▸ Task to carry out
Down to the last character, repeat the data that follows.

Collected data entries
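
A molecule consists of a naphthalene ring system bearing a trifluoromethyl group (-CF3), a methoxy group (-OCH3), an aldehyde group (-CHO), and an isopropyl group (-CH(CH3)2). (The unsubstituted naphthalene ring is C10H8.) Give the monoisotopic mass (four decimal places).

Atom tally by fragment:
  naphthalene ring system core → C:10 H:8
  (− 4 ring H displaced by substituents)
  + CF3 → C:1 F:3
  + OCH3 → C:1 H:3 O:1
  + CHO → C:1 H:1 O:1
  + CH(CH3)2 → C:3 H:7
Element totals:
  C: 16
  H: 15
  F: 3
  O: 2
Molecular formula: C16H15F3O2.
  M = 16(12.0) + 15(1.007825) + 3(18.998403) + 2(15.994915)
    = 192.000000 + 15.117375 + 56.995209 + 31.989830 = 296.102414

296.1024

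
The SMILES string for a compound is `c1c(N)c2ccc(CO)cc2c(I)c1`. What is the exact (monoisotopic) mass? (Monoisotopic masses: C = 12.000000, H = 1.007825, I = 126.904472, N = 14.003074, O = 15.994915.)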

▸ Result
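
A molecule consists of a naphthalene ring system bearing a trifluoromethyl group (-CF3), a methoxy group (-OCH3), an aldehyde group (-CHO), and an isopropyl group (-CH(CH3)2). (The unsubstituted naphthalene ring is C10H8.) Give the monoisotopic mass (four decimal places).

Atom tally by fragment:
  naphthalene ring system core → C:10 H:8
  (− 4 ring H displaced by substituents)
  + CF3 → C:1 F:3
  + OCH3 → C:1 H:3 O:1
  + CHO → C:1 H:1 O:1
  + CH(CH3)2 → C:3 H:7
Element totals:
  C: 16
  H: 15
  F: 3
  O: 2
Molecular formula: C16H15F3O2.
  M = 16(12.0) + 15(1.007825) + 3(18.998403) + 2(15.994915)
    = 192.000000 + 15.117375 + 56.995209 + 31.989830 = 296.102414

296.1024

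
The SMILES string for a compound is `c1c(N)c2ccc(CO)cc2c(I)c1`. What is the exact (monoisotopic) mass? (Monoisotopic masses: C = 12.000000, H = 1.007825, I = 126.904472, N = 14.003074, O = 15.994915.)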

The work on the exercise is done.